Instructions to follow
In the entries below, count every line containing "following". Return the number and nothing else.

(Collected data)
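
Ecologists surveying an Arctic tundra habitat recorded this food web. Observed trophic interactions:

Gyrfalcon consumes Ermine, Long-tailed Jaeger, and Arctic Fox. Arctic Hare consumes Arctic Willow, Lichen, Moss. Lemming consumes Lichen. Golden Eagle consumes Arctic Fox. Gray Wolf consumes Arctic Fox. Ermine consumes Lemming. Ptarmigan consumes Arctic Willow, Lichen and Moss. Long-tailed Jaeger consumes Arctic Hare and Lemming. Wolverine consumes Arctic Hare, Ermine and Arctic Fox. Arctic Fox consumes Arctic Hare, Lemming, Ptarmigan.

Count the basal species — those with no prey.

3

Basal species (no prey listed): Arctic Willow, Moss, Lichen.
Count: 3.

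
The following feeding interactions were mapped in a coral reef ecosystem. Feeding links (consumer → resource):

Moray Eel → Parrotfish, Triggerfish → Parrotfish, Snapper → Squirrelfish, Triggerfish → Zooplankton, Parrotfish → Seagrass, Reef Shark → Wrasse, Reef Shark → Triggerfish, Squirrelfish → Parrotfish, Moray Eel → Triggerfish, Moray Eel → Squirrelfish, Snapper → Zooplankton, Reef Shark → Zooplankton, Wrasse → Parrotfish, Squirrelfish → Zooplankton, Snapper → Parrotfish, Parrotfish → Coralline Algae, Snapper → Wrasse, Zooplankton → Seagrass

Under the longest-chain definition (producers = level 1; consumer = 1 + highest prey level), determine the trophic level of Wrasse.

Seagrass is a producer → level 1.
Parrotfish eats Seagrass (level 1); other prey at levels: Coralline Algae 1 → level 2.
Wrasse eats Parrotfish → level 3.

Trophic level 3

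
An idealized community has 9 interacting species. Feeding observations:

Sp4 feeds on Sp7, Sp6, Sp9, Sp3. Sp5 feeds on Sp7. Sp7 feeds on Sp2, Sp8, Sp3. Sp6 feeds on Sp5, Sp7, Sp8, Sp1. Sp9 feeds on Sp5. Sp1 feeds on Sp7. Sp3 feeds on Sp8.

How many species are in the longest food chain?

6 species

One longest chain: Sp8 → Sp3 → Sp7 → Sp1 → Sp6 → Sp4.
It has 6 species and 5 links.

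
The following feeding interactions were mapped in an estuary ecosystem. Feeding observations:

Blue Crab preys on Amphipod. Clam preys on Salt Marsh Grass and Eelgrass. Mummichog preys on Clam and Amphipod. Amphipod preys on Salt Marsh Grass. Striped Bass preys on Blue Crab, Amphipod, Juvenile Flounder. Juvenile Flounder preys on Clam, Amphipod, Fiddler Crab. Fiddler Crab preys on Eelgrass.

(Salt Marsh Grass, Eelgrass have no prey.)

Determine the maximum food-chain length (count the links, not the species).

One longest chain: Salt Marsh Grass → Amphipod → Blue Crab → Striped Bass.
It has 4 species and 3 links.

3 links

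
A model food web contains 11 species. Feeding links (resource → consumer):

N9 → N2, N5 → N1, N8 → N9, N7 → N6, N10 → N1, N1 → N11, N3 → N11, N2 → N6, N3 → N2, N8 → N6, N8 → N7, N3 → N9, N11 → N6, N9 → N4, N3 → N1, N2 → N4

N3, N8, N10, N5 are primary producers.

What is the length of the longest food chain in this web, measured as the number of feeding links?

One longest chain: N3 → N1 → N11 → N6.
It has 4 species and 3 links.

3 links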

Solution to this task
2